__WHAT THE TASK ASKS__:
Write the data out verbatim.

__Data records__:
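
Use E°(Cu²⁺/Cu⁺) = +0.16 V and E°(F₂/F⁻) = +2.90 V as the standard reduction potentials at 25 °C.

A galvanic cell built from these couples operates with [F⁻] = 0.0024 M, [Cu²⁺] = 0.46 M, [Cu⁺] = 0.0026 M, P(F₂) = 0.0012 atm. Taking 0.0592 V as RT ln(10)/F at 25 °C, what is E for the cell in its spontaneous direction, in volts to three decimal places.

+2.676 V

F₂/F⁻ is the cathode (higher E°), Cu²⁺/Cu⁺ the anode: E°cell = +2.90 − (+0.16) = +2.74 V, n = 2.
Overall: F₂(g) + 2 Cu⁺(aq) → 2 F⁻(aq) + 2 Cu²⁺(aq)
Q = [F⁻]^2·[Cu²⁺]^2 / (P(F₂)·[Cu⁺]^2); log Q = 2.177.
E = E° − (0.0592/n) log Q = +2.74 − (0.0592/2)(2.177) = +2.676 V.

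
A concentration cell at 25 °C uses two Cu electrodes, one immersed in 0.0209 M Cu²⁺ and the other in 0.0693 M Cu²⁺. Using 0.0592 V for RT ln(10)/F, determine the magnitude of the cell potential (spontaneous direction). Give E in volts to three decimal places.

+0.015 V

For a concentration cell E°cell = 0. The 0.0693 M side is the cathode (reduction is favoured where [Cu²⁺] is higher).
With n = 2, E = −(0.0592/2) log([Cu²⁺]ₐₙ/[Cu²⁺]꜀ₐₜ) = −(0.0592/2) log(0.0209/0.0693) = −(0.0592/2)(-0.521) = +0.015 V.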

__EXPECTED ANSWER__:
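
Use E°(Cu²⁺/Cu⁺) = +0.16 V and E°(F₂/F⁻) = +2.90 V as the standard reduction potentials at 25 °C.

A galvanic cell built from these couples operates with [F⁻] = 0.0024 M, [Cu²⁺] = 0.46 M, [Cu⁺] = 0.0026 M, P(F₂) = 0.0012 atm. Taking 0.0592 V as RT ln(10)/F at 25 °C, what is E for the cell in its spontaneous direction, in volts to three decimal places.

+2.676 V

F₂/F⁻ is the cathode (higher E°), Cu²⁺/Cu⁺ the anode: E°cell = +2.90 − (+0.16) = +2.74 V, n = 2.
Overall: F₂(g) + 2 Cu⁺(aq) → 2 F⁻(aq) + 2 Cu²⁺(aq)
Q = [F⁻]^2·[Cu²⁺]^2 / (P(F₂)·[Cu⁺]^2); log Q = 2.177.
E = E° − (0.0592/n) log Q = +2.74 − (0.0592/2)(2.177) = +2.676 V.

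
A concentration cell at 25 °C uses two Cu electrodes, one immersed in 0.0209 M Cu²⁺ and the other in 0.0693 M Cu²⁺. Using 0.0592 V for RT ln(10)/F, determine the magnitude of the cell potential (spontaneous direction). Give E in volts to three decimal places.

+0.015 V

For a concentration cell E°cell = 0. The 0.0693 M side is the cathode (reduction is favoured where [Cu²⁺] is higher).
With n = 2, E = −(0.0592/2) log([Cu²⁺]ₐₙ/[Cu²⁺]꜀ₐₜ) = −(0.0592/2) log(0.0209/0.0693) = −(0.0592/2)(-0.521) = +0.015 V.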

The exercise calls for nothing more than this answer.